**EXERCISE AIM:** Give only the number of lines in the data that include the string "square".
- - -
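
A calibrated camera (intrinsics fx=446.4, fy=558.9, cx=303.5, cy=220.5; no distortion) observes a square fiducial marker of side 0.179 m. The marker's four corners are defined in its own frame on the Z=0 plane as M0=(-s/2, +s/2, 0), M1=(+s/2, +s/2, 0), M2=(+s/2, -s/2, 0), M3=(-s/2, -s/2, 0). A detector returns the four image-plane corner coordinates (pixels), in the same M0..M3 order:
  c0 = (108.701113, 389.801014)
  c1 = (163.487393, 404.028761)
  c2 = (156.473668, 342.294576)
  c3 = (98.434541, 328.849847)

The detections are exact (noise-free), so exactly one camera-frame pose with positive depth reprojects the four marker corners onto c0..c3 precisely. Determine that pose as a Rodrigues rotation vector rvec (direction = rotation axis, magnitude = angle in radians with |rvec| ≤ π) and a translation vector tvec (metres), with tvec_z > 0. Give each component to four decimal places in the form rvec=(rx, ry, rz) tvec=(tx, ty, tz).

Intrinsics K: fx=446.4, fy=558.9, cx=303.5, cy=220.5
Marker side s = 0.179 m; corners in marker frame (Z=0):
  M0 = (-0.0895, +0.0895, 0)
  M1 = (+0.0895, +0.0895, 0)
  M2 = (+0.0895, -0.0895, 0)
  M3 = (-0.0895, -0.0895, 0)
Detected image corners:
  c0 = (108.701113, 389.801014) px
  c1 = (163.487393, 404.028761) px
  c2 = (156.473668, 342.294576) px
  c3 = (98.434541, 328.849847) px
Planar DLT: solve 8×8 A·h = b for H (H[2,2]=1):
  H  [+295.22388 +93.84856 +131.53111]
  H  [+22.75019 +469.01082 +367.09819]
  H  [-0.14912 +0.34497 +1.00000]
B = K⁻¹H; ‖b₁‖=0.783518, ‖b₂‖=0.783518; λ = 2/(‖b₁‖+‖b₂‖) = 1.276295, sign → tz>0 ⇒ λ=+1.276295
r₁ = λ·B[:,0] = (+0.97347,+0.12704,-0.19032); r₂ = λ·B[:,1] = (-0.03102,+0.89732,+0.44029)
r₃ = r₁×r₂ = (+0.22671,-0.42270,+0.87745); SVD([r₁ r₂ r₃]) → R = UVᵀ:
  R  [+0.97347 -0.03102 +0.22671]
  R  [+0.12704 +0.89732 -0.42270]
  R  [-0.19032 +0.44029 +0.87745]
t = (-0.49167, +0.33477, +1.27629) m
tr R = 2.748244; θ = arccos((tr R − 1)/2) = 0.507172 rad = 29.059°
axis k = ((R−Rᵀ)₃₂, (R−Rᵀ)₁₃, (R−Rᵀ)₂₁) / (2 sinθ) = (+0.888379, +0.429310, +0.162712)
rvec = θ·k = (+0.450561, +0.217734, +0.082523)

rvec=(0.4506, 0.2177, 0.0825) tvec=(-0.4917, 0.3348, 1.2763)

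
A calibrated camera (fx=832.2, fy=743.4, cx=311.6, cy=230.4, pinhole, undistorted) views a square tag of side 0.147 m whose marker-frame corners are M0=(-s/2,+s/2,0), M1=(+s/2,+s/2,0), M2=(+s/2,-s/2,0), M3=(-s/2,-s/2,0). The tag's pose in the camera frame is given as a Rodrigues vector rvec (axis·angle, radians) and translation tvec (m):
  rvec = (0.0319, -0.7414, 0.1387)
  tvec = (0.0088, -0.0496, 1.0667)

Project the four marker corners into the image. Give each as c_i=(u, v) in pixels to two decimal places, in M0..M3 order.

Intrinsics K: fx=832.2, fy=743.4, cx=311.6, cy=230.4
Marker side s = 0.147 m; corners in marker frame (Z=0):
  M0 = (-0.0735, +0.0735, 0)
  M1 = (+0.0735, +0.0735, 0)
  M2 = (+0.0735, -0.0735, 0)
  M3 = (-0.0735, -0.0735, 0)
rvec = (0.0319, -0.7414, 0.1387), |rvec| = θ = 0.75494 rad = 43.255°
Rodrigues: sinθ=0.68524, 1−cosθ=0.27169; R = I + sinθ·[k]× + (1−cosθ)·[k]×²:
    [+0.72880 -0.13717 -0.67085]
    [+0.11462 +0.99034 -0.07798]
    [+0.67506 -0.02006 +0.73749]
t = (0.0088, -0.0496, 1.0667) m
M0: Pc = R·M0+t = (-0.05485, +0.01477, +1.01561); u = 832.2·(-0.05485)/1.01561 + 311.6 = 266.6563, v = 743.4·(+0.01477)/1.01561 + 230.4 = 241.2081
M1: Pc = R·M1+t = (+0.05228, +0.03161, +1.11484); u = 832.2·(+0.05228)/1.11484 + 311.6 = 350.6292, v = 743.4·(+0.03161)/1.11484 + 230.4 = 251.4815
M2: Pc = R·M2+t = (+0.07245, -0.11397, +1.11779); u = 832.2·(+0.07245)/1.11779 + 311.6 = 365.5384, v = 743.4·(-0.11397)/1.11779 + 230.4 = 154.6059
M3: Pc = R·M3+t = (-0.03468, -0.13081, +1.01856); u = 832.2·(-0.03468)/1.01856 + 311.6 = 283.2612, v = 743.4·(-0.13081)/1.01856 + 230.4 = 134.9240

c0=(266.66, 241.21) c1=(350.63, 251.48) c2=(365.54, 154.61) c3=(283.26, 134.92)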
- - -
**OUTPUT FOR THIS EXERCISE:** 2